• [Required work]:
Repeat exactly the line containing "A positive integer is called base-12" and every line after it in the entries, and nothing besides.

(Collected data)
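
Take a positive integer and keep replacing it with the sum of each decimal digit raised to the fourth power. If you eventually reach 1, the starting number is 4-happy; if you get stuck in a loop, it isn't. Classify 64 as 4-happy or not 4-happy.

not 4-happy

64 → 6⁴ + 4⁴ = 1552
1552 → 1⁴ + 5⁴ + 5⁴ + 2⁴ = 1267
1267 → 1⁴ + 2⁴ + 6⁴ + 7⁴ = 3714
3714 → 3⁴ + 7⁴ + 1⁴ + 4⁴ = 2739
2739 → 2⁴ + 7⁴ + 3⁴ + 9⁴ = 9059
9059 → 9⁴ + 0⁴ + 5⁴ + 9⁴ = 13747
13747 → 1⁴ + 3⁴ + 7⁴ + 4⁴ + 7⁴ = 5140
5140 → 5⁴ + 1⁴ + 4⁴ + 0⁴ = 882
882 → 8⁴ + 8⁴ + 2⁴ = 8208
8208 → 8⁴ + 2⁴ + 0⁴ + 8⁴ = 8208  — 8208 already seen; the sequence cycles without reaching 1.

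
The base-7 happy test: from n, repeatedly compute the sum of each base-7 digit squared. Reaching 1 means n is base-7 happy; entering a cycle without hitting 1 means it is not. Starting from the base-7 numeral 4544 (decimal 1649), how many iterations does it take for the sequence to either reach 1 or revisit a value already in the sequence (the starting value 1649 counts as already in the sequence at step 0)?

1649 = (4,5,4,4)_7 → 4² + 5² + 4² + 4² = 73
73 = (1,3,3)_7 → 1² + 3² + 3² = 19
19 = (2,5)_7 → 2² + 5² = 29
29 = (4,1)_7 → 4² + 1² = 17
17 = (2,3)_7 → 2² + 3² = 13
13 = (1,6)_7 → 1² + 6² = 37
37 = (5,2)_7 → 5² + 2² = 29  — 29 repeats.
That took 7 steps.

7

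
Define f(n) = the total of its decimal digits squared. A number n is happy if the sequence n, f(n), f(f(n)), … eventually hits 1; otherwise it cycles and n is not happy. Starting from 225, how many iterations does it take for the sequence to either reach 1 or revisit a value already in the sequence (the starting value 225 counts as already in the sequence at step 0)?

225 → 2² + 2² + 5² = 33
33 → 3² + 3² = 18
18 → 1² + 8² = 65
65 → 6² + 5² = 61
61 → 6² + 1² = 37
37 → 3² + 7² = 58
58 → 5² + 8² = 89
89 → 8² + 9² = 145
145 → 1² + 4² + 5² = 42
42 → 4² + 2² = 20
20 → 2² + 0² = 4
4 → 4² = 16
16 → 1² + 6² = 37  — 37 repeats.
That took 13 steps.

13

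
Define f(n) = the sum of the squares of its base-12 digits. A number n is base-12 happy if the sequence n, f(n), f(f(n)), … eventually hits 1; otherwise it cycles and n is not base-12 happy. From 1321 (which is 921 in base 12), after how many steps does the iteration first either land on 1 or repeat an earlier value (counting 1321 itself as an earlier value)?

1321 = (9,2,1)_12 → 9² + 2² + 1² = 86
86 = (7,2)_12 → 7² + 2² = 53
53 = (4,5)_12 → 4² + 5² = 41
41 = (3,5)_12 → 3² + 5² = 34
34 = (2,10)_12 → 2² + 10² = 104
104 = (8,8)_12 → 8² + 8² = 128
128 = (10,8)_12 → 10² + 8² = 164
164 = (1,1,8)_12 → 1² + 1² + 8² = 66
66 = (5,6)_12 → 5² + 6² = 61
61 = (5,1)_12 → 5² + 1² = 26
26 = (2,2)_12 → 2² + 2² = 8
8 = (8)_12 → 8² = 64
64 = (5,4)_12 → 5² + 4² = 41  — 41 repeats.
That took 13 steps.

13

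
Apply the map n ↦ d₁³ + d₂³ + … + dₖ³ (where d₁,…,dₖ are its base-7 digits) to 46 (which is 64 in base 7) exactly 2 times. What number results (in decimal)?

250

46 = (6,4)_7 → 6³ + 4³ = 280
280 = (5,5,0)_7 → 5³ + 5³ + 0³ = 250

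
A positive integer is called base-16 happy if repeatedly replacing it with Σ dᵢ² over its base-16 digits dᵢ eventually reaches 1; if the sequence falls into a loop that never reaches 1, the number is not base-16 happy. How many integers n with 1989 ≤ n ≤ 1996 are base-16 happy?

1989: 1989 → 218 → 269 → 170 → 200 → 208 → 169 → 181 → 146 → 85 → 50 → 13 → 169  (repeats 169)
1990: 1990 → 229 → 221 → 338 → 30 → 197 → 169 → 181 → 146 → 85 → 50 → 13 → 169  (repeats 169)
1991: 1991 → 242 → 229 → 221 → 338 → 30 → 197 → 169 → 181 → 146 → 85 → 50 → 13 → 169  (repeats 169)
1992: 1992 → 257 → 2 → 4 → 16 → 1  (reaches 1)
1993: 1993 → 274 → 6 → 36 → 20 → 17 → 2 → 4 → 16 → 1  (reaches 1)
1994: 1994 → 293 → 30 → 197 → 169 → 181 → 146 → 85 → 50 → 13 → 169  (repeats 169)
1995: 1995 → 314 → 110 → 232 → 260 → 17 → 2 → 4 → 16 → 1  (reaches 1)
1996: 1996 → 337 → 27 → 122 → 149 → 106 → 136 → 128 → 64 → 16 → 1  (reaches 1)
base-16 happy: 1992, 1993, 1995, 1996

4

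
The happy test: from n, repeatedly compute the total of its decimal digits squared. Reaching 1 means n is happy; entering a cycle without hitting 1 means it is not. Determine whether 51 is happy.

not happy

51 → 26
26 → 40
40 → 16
16 → 37
37 → 58
58 → 89
89 → 145
145 → 42
42 → 20
20 → 4
4 → 16  — 16 already seen; the sequence cycles without reaching 1.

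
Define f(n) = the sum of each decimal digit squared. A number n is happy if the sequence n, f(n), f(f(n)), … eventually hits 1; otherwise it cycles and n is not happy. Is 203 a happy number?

happy

203 → 2² + 0² + 3² = 13
13 → 1² + 3² = 10
10 → 1² + 0² = 1  — reached 1.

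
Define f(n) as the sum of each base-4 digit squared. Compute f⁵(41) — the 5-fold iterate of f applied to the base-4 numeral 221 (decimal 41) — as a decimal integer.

1

41 = (2,2,1)_4 → 2² + 2² + 1² = 4 + 4 + 1 = 9
9 = (2,1)_4 → 2² + 1² = 4 + 1 = 5
5 = (1,1)_4 → 1² + 1² = 1 + 1 = 2
2 = (2)_4 → 2² = 4
4 = (1,0)_4 → 1² + 0² = 1 + 0 = 1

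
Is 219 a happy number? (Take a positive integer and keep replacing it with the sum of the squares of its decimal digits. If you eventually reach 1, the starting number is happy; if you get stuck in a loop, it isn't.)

219 → 2² + 1² + 9² = 86
86 → 8² + 6² = 100
100 → 1² + 0² + 0² = 1  — reached 1.

happy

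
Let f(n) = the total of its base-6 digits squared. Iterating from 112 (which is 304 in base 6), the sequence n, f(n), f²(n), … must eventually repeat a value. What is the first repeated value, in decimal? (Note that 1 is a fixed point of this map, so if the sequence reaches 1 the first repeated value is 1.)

25

112 = (3,0,4)_6 → 25
25 = (4,1)_6 → 17
17 = (2,5)_6 → 29
29 = (4,5)_6 → 41
41 = (1,0,5)_6 → 26
26 = (4,2)_6 → 20
20 = (3,2)_6 → 13
13 = (2,1)_6 → 5
5 = (5)_6 → 25  — 25 already appeared earlier.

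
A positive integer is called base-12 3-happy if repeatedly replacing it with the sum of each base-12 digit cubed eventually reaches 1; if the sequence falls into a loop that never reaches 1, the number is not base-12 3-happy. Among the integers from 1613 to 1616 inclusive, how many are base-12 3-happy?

2

1613: 1613 → 1464 → 1008 → 343 → 415 → 1351 → 1136 → 1855 → 1344 → 793 → 342 → 288 → 8 → 512 → 755 → 1464  — not base-12 3-happy
1614: 1614 → 1555 → 2072 → 585 → 793 → 342 → 288 → 8 → 512 → 755 → 1464 → 1008 → 343 → 415 → 1351 → 1136 → 1855 → 1344 → 793  — not base-12 3-happy
1615: 1615 → 1682 → 1851 → 1028 → 856 → 1520 → 1728 → 1  — base-12 3-happy
1616: 1616 → 1851 → 1028 → 856 → 1520 → 1728 → 1  — base-12 3-happy
base-12 3-happy: 1615, 1616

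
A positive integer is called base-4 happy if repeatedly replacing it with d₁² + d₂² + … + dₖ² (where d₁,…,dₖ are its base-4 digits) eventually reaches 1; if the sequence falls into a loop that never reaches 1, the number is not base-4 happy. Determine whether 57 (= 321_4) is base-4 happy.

57 = (3,2,1)_4 → 14
14 = (3,2)_4 → 13
13 = (3,1)_4 → 10
10 = (2,2)_4 → 8
8 = (2,0)_4 → 4
4 = (1,0)_4 → 1  — reached 1.

base-4 happy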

• [Worked solution]:
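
A positive integer is called base-12 3-happy if repeatedly replacing it with the sum of each base-12 digit cubed eventually reaches 1; if the sequence falls into a loop that never reaches 1, the number is not base-12 3-happy. Among the integers from 1613 to 1616 inclusive, how many are base-12 3-happy?

2

1613: 1613 → 1464 → 1008 → 343 → 415 → 1351 → 1136 → 1855 → 1344 → 793 → 342 → 288 → 8 → 512 → 755 → 1464  — not base-12 3-happy
1614: 1614 → 1555 → 2072 → 585 → 793 → 342 → 288 → 8 → 512 → 755 → 1464 → 1008 → 343 → 415 → 1351 → 1136 → 1855 → 1344 → 793  — not base-12 3-happy
1615: 1615 → 1682 → 1851 → 1028 → 856 → 1520 → 1728 → 1  — base-12 3-happy
1616: 1616 → 1851 → 1028 → 856 → 1520 → 1728 → 1  — base-12 3-happy
base-12 3-happy: 1615, 1616

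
A positive integer is called base-4 happy if repeatedly replacing it with d₁² + d₂² + … + dₖ² (where d₁,…,dₖ are its base-4 digits) eventually reaches 1; if the sequence falls into a loop that never reaches 1, the number is not base-4 happy. Determine whether 57 (= 321_4) is base-4 happy.

57 = (3,2,1)_4 → 14
14 = (3,2)_4 → 13
13 = (3,1)_4 → 10
10 = (2,2)_4 → 8
8 = (2,0)_4 → 4
4 = (1,0)_4 → 1  — reached 1.

base-4 happy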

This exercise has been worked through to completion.